#### Available data

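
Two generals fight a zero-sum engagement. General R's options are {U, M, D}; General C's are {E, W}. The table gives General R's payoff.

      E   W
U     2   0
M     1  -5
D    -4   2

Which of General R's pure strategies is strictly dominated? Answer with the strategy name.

U gives a strictly higher payoff than M against every column: 2 > 1, 0 > -5.
So M is strictly dominated and General R never plays it.

M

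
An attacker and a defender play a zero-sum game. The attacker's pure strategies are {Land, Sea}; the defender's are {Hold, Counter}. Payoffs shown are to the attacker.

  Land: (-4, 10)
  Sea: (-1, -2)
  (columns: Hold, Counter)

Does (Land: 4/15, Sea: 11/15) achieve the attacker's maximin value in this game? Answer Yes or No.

Against Hold this mix gives (4/15)·(-4) + (11/15)·(-1) = -9/5.
Against Counter this mix gives (4/15)·10 + (11/15)·(-2) = 6/5.
The defender will play Hold, holding the attacker to -9/5. Shifting weight toward the row that does better against Hold would raise this floor (the equalizing mix achieves -6/5 against both Hold and Counter), so the proposed strategy is not optimal.

No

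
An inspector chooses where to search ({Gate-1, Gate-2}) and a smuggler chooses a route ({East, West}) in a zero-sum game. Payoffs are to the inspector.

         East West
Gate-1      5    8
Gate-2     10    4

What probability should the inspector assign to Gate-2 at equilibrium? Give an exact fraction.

Row minima: Gate-1 → 5, Gate-2 → 4; maximin = 5.
Column maxima: East → 10, West → 8; minimax = 8.
5 ≠ 8, so there is no saddle point; optimal play is mixed.
Let the inspector play Gate-1 with probability p. Expected payoff against East: 5p + 10(1−p) = −5p + 10; against West: 8p + 4(1−p) = 4p + 4.
Setting these equal: −5p + 10 = 4p + 4 ⇒ −9p = -6 ⇒ p = 2/3, and the value is (-5)·(2/3) + 10 = 20/3.
For the smuggler: with q = P(East), equating Gate-1's and Gate-2's payoffs gives −3q + 8 = 6q + 4 ⇒ q = 4/9.

1/3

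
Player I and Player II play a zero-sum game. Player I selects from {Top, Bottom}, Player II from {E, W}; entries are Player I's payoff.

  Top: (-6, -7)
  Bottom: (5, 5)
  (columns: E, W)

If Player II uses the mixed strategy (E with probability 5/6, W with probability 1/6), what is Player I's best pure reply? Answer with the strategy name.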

########

Work required: For the entries above, please state how many lines contain the string "Player"; give the number and nothing else.

Solution below: 2